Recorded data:

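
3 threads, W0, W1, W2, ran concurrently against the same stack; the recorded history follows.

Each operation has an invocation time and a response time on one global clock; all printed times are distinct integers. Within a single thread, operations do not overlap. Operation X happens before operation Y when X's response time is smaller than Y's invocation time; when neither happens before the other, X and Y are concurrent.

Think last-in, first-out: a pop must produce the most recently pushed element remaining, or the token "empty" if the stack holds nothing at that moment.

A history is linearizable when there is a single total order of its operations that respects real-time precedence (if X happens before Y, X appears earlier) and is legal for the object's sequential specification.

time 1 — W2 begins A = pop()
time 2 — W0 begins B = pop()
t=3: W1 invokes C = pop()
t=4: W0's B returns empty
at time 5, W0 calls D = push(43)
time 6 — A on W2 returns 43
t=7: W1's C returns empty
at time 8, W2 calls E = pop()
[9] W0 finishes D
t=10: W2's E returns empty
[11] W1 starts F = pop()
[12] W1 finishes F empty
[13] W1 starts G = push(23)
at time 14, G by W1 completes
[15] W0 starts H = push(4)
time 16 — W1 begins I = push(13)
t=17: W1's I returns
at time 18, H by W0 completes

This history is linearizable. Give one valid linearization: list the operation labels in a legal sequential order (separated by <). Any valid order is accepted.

1. B pop() → empty, leaving stack <>
2. C pop() → empty, leaving stack <>
3. D push(43), leaving stack <43>
4. A pop() → 43, leaving stack <>
5. E pop() → empty, leaving stack <>
6. F pop() → empty, leaving stack <>
7. G push(23), leaving stack <23>
8. H push(4), leaving stack <23,4>
9. I push(13), leaving stack <23,4,13>

B < C < D < A < E < F < G < H < I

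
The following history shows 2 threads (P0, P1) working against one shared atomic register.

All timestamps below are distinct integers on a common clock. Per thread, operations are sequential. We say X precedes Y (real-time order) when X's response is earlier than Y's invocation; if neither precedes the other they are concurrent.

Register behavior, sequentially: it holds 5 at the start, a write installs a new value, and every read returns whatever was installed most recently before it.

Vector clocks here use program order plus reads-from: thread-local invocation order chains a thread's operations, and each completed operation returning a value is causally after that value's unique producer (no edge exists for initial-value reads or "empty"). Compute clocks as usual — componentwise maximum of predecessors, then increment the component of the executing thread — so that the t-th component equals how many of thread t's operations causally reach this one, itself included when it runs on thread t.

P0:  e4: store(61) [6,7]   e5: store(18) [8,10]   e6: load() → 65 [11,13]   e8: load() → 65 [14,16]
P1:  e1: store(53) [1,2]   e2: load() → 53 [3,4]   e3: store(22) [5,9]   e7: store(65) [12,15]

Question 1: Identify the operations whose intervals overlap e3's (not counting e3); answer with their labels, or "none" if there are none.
e3 runs from 5 to 9; window-overlapping ops are concurrent
e1 [1,2]: before
e2 [3,4]: before
e4 [6,7]: concurrent
e5 [8,10]: concurrent
e6 [11,13]: after
e7 [12,15]: after
e8 [14,16]: after

e4, e5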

# EXERCISE DETAILS
Copy out, from the records above, every line that holds the string "most".

# EXERCISE OUTPUT
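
Think last-in, first-out: a pop must produce the most recently pushed element remaining, or the token "empty" if the stack holds nothing at that moment.
Register behavior, sequentially: it holds 5 at the start, a write installs a new value, and every read returns whatever was installed most recently before it.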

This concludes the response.